-------- Data section --------

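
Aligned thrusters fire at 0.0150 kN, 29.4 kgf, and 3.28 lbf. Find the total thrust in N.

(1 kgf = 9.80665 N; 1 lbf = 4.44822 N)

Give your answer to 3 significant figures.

318 N

0.0150 kN × 1000 = 15 N
29.4 kgf × 9.80665 = 288.316 N
3.28 lbf × 4.44822 = 14.5902 N
Combined: 15 + 288.316 + 14.5902 = 317.906 N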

--------

Exactly the lines from the one containing "(1 kgf = 9.80665 N; 1 lbf = 4.44822 N)" through the last line of the records are to be transcribed, both endpoints included.

▸ Your response:
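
(1 kgf = 9.80665 N; 1 lbf = 4.44822 N)

Give your answer to 3 significant figures.

318 N

0.0150 kN × 1000 = 15 N
29.4 kgf × 9.80665 = 288.316 N
3.28 lbf × 4.44822 = 14.5902 N
Combined: 15 + 288.316 + 14.5902 = 317.906 N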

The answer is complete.